Reproduce, from the lines below, exactly the stretch that begins at the line containing "Consider a cold-storage warehouse wall with area 21" and ends at the line containing "- polyisocyanurate (R = 0.469 m²·K/W)", both included.

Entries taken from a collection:
_ _ _
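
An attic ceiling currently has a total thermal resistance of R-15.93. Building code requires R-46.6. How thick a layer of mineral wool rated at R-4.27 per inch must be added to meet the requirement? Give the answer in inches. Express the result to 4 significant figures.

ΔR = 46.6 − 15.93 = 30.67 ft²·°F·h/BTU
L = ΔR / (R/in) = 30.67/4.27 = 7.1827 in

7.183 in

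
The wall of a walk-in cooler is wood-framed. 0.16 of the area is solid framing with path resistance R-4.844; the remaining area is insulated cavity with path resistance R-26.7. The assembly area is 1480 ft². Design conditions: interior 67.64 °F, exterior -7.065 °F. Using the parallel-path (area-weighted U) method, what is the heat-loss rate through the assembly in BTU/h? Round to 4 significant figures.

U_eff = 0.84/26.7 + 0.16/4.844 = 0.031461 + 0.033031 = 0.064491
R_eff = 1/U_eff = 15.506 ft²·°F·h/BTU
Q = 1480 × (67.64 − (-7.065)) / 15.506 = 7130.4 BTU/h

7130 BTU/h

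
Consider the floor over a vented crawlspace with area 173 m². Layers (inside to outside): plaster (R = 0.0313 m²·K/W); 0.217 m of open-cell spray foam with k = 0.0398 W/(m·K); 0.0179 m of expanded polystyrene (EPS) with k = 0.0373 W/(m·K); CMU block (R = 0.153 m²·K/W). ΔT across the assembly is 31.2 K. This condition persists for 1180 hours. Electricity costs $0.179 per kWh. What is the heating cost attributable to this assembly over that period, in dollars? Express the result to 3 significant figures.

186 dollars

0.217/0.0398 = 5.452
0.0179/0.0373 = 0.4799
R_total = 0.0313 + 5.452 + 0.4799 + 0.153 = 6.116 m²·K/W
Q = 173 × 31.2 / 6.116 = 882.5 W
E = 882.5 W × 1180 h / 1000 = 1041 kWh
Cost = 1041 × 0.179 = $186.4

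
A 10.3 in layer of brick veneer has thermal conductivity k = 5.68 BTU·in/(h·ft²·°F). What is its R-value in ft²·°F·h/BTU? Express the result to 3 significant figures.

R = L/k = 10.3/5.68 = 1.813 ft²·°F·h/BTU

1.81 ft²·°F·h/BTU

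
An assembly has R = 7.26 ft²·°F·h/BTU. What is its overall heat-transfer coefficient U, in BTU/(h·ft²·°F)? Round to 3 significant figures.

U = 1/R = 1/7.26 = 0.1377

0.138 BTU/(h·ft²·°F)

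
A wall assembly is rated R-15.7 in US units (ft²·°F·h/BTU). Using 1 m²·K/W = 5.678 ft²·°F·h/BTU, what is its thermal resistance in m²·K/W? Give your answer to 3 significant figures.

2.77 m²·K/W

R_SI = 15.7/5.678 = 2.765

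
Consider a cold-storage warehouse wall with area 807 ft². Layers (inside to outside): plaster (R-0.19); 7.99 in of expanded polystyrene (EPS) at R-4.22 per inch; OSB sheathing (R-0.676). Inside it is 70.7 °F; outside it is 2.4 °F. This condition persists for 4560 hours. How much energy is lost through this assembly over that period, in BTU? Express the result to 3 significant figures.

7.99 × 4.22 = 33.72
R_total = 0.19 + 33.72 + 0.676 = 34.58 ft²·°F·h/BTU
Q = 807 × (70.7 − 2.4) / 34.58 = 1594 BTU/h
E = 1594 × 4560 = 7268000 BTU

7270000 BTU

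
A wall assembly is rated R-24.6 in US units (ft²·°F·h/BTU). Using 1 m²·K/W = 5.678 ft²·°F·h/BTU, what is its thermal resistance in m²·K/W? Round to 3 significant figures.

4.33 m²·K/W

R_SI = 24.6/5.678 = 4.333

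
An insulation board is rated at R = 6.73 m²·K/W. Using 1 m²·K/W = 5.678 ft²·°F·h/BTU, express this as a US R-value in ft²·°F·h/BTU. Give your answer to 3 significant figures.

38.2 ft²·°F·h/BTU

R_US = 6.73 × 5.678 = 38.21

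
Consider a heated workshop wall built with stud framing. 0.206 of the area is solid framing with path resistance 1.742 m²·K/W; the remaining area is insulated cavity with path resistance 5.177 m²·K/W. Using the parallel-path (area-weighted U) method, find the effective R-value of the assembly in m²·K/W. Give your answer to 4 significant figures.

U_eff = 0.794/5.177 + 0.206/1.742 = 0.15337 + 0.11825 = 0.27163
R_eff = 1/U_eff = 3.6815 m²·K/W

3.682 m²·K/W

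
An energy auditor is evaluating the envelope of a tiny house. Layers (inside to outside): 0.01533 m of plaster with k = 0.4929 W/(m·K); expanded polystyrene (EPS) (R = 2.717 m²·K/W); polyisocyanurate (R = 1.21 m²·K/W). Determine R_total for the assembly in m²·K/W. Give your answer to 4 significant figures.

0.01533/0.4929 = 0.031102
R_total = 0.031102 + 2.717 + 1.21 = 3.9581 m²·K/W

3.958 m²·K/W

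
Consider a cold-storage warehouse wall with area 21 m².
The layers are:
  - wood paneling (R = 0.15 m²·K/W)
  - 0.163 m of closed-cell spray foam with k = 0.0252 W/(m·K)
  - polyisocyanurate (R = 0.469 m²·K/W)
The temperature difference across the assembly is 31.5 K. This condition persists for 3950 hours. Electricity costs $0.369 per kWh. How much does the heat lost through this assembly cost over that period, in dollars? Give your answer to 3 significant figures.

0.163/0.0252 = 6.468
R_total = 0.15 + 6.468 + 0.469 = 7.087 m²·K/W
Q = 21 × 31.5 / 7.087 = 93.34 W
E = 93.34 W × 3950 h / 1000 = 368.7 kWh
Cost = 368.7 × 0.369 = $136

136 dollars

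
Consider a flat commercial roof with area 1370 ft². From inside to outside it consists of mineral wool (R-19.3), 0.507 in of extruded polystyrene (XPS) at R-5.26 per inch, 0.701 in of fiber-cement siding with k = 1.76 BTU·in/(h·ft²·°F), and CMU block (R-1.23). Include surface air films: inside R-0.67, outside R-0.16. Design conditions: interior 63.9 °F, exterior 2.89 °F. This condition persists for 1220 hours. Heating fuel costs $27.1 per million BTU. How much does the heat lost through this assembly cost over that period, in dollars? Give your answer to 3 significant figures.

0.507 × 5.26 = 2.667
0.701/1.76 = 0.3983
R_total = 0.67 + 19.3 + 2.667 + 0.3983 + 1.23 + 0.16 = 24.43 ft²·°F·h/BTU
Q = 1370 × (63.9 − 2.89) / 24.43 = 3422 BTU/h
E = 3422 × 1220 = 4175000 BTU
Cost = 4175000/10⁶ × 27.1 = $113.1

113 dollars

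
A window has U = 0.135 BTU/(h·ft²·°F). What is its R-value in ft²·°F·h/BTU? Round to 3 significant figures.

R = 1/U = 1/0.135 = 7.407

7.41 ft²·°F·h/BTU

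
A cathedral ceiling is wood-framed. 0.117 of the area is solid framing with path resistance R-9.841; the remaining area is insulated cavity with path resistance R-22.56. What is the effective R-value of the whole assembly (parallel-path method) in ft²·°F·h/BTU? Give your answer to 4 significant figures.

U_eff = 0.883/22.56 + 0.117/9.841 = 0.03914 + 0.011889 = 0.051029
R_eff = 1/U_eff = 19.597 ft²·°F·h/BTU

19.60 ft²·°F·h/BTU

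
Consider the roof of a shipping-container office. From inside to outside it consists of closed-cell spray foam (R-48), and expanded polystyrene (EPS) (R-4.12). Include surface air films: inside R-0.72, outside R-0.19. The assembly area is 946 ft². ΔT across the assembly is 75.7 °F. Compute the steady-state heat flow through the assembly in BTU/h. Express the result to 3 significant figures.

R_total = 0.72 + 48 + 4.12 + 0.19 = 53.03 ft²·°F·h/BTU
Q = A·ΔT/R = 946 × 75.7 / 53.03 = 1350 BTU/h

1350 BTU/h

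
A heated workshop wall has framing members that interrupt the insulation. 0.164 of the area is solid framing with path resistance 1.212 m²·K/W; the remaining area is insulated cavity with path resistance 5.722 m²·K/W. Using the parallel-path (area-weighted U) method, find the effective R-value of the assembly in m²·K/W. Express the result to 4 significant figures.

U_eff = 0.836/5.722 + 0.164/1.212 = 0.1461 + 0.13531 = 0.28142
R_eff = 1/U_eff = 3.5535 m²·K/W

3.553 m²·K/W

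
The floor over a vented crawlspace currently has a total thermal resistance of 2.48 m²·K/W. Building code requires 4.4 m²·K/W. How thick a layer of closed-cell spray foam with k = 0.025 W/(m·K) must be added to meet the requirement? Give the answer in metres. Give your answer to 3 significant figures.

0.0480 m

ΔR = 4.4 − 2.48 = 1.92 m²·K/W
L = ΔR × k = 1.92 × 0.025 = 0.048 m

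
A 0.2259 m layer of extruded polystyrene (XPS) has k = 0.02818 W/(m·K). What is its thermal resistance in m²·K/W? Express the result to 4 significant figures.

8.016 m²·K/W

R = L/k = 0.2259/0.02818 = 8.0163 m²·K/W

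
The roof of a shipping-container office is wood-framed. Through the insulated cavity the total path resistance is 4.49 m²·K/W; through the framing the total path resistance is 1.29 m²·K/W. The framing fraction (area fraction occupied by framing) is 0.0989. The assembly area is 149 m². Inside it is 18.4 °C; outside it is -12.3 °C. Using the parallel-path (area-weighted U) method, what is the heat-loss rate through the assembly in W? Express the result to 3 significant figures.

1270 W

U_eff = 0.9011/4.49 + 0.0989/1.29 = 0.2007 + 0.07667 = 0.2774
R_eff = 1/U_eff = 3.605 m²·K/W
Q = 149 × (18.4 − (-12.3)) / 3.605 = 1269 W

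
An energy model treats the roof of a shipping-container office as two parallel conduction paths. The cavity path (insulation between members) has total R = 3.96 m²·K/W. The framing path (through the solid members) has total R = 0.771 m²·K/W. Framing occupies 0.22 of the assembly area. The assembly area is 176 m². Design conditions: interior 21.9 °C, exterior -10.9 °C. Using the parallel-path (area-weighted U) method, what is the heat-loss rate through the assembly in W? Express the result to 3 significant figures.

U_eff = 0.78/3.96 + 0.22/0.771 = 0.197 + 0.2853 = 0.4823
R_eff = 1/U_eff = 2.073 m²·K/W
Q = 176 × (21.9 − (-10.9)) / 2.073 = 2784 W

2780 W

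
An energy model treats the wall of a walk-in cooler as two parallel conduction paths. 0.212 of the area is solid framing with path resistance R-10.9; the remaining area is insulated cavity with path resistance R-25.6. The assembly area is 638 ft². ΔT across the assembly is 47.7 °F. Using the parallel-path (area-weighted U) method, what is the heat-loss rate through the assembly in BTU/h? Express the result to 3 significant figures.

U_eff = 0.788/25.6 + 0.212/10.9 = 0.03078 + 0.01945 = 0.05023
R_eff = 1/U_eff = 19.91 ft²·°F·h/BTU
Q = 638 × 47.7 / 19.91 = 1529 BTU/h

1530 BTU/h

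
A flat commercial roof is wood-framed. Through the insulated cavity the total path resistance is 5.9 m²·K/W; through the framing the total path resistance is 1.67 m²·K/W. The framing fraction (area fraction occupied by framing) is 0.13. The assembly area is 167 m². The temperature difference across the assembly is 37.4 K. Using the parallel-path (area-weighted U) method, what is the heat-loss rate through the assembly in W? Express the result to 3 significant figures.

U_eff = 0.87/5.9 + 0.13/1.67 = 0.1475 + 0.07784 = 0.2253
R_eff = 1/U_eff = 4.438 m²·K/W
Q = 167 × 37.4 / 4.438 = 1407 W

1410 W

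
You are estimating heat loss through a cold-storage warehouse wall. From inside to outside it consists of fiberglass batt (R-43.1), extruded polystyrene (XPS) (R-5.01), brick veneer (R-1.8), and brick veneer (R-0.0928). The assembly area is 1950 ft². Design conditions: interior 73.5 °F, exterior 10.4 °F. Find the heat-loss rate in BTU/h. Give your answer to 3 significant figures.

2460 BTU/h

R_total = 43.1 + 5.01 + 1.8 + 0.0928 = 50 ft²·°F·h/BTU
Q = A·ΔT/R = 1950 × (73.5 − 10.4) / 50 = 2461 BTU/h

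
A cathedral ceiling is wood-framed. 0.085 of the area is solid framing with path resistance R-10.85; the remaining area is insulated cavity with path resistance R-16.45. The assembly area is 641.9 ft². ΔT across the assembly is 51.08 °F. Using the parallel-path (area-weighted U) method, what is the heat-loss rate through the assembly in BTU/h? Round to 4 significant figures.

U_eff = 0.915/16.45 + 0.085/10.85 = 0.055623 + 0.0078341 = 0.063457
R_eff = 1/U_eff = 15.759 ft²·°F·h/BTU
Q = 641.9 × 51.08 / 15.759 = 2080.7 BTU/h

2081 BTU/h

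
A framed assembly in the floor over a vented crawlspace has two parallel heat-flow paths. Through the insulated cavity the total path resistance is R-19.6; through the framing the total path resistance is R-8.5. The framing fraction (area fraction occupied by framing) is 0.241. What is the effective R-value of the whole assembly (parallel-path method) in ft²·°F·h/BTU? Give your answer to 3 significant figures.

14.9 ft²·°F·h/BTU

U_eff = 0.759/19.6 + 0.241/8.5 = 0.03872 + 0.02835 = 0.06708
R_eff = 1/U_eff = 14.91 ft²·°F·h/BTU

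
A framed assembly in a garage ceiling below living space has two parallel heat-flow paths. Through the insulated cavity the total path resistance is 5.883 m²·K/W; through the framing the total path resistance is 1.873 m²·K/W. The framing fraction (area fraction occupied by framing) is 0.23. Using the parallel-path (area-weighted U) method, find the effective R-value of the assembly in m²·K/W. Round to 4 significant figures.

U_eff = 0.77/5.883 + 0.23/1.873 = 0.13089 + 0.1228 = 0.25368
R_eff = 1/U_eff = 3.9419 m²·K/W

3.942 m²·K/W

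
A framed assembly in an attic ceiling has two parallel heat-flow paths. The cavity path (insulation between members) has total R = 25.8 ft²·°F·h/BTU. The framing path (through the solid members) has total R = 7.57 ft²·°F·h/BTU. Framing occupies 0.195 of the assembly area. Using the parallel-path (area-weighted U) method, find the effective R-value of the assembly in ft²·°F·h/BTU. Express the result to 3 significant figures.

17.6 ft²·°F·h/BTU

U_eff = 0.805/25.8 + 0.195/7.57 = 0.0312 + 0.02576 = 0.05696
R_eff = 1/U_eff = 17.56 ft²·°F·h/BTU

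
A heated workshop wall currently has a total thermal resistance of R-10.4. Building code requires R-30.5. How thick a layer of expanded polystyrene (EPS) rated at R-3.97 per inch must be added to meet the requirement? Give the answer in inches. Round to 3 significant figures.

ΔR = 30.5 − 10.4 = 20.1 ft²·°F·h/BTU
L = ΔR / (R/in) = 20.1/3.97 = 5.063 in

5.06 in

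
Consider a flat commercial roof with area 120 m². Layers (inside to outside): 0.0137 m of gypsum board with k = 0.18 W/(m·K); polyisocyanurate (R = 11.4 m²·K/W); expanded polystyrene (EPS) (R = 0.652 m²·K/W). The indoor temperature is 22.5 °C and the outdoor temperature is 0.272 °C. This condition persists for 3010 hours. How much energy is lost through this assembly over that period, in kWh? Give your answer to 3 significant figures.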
_ _ _
- Task answer -
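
Consider a cold-storage warehouse wall with area 21 m².
The layers are:
  - wood paneling (R = 0.15 m²·K/W)
  - 0.163 m of closed-cell spray foam with k = 0.0252 W/(m·K)
  - polyisocyanurate (R = 0.469 m²·K/W)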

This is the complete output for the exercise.